◆ **TO DO**: Only the lines from the one with "Solve for the" through the end of the material below belong in the reply; transcribe them exactly.

◆ **RECORDS SUPPLIED**:
- - - -
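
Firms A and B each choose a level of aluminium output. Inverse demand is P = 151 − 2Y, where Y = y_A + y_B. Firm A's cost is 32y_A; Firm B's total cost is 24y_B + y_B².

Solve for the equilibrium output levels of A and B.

23, 13.5

Firm A's profit: π = y_A(151 − 2(y_A + y_B)) − 32y_A.
∂π/∂y_A = 119 − 4y_A − 2y_B = 0, so y_A = 29.75 − 0.5y_B.
For B: ∂π/∂y_B = 127 − 6y_B − 2y_A = 0 ⇒ y_B = 127/6 − (1/3)y_A.
Solving the two reaction functions simultaneously: (1 − (−0.5)(−1/3))y_A = 29.75 − 0.5·(127/6), so (5/6)y_A = 115/6 and y_A = 23.
Then y_B = 127/6 − (1/3)·23 = 13.5.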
- - - -
◆ **WRITTEN RESPONSE**:
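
Solve for the equilibrium output levels of A and B.

23, 13.5

Firm A's profit: π = y_A(151 − 2(y_A + y_B)) − 32y_A.
∂π/∂y_A = 119 − 4y_A − 2y_B = 0, so y_A = 29.75 − 0.5y_B.
For B: ∂π/∂y_B = 127 − 6y_B − 2y_A = 0 ⇒ y_B = 127/6 − (1/3)y_A.
Solving the two reaction functions simultaneously: (1 − (−0.5)(−1/3))y_A = 29.75 − 0.5·(127/6), so (5/6)y_A = 115/6 and y_A = 23.
Then y_B = 127/6 − (1/3)·23 = 13.5.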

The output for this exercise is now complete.